Task input »
- - - -
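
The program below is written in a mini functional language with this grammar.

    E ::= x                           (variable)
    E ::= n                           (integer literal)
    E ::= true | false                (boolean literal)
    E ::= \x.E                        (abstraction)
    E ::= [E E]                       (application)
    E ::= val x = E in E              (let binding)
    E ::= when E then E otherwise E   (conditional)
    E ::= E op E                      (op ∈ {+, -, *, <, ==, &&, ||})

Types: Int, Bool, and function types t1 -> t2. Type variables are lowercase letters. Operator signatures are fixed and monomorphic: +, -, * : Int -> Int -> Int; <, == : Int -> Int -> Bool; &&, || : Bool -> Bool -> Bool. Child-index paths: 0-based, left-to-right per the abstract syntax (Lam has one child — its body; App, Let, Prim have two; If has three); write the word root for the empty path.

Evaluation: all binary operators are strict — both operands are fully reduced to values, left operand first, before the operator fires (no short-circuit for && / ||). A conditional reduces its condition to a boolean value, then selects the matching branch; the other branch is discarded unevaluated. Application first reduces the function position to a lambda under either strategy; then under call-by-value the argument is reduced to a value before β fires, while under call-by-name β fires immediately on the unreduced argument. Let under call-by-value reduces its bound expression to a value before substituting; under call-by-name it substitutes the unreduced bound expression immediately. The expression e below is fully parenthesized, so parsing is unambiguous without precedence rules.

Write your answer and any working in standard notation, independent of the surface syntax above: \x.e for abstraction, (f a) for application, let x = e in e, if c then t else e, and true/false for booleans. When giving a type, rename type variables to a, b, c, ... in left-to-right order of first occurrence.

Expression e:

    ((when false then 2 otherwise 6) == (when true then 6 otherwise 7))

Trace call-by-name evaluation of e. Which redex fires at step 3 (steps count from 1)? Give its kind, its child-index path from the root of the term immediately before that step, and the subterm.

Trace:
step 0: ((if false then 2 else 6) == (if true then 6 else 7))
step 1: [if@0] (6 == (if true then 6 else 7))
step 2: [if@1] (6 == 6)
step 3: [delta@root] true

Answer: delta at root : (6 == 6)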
- - - -
Task item »
Repeat every line of the data precisely.

Your response »
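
The program below is written in a mini functional language with this grammar.

    E ::= x                           (variable)
    E ::= n                           (integer literal)
    E ::= true | false                (boolean literal)
    E ::= \x.E                        (abstraction)
    E ::= [E E]                       (application)
    E ::= val x = E in E              (let binding)
    E ::= when E then E otherwise E   (conditional)
    E ::= E op E                      (op ∈ {+, -, *, <, ==, &&, ||})

Types: Int, Bool, and function types t1 -> t2. Type variables are lowercase letters. Operator signatures are fixed and monomorphic: +, -, * : Int -> Int -> Int; <, == : Int -> Int -> Bool; &&, || : Bool -> Bool -> Bool. Child-index paths: 0-based, left-to-right per the abstract syntax (Lam has one child — its body; App, Let, Prim have two; If has three); write the word root for the empty path.

Evaluation: all binary operators are strict — both operands are fully reduced to values, left operand first, before the operator fires (no short-circuit for && / ||). A conditional reduces its condition to a boolean value, then selects the matching branch; the other branch is discarded unevaluated. Application first reduces the function position to a lambda under either strategy; then under call-by-value the argument is reduced to a value before β fires, while under call-by-name β fires immediately on the unreduced argument. Let under call-by-value reduces its bound expression to a value before substituting; under call-by-name it substitutes the unreduced bound expression immediately. The expression e below is fully parenthesized, so parsing is unambiguous without precedence rules.

Write your answer and any working in standard notation, independent of the surface syntax above: \x.e for abstraction, (f a) for application, let x = e in e, if c then t else e, and true/false for booleans. When giving a type, rename type variables to a, b, c, ... in left-to-right order of first occurrence.

Expression e:

    ((when false then 2 otherwise 6) == (when true then 6 otherwise 7))

Trace call-by-name evaluation of e. Which redex fires at step 3 (steps count from 1)? Give its kind, its child-index path from the root of the term immediately before that step, and the subterm.

Trace:
step 0: ((if false then 2 else 6) == (if true then 6 else 7))
step 1: [if@0] (6 == (if true then 6 else 7))
step 2: [if@1] (6 == 6)
step 3: [delta@root] true

Answer: delta at root : (6 == 6)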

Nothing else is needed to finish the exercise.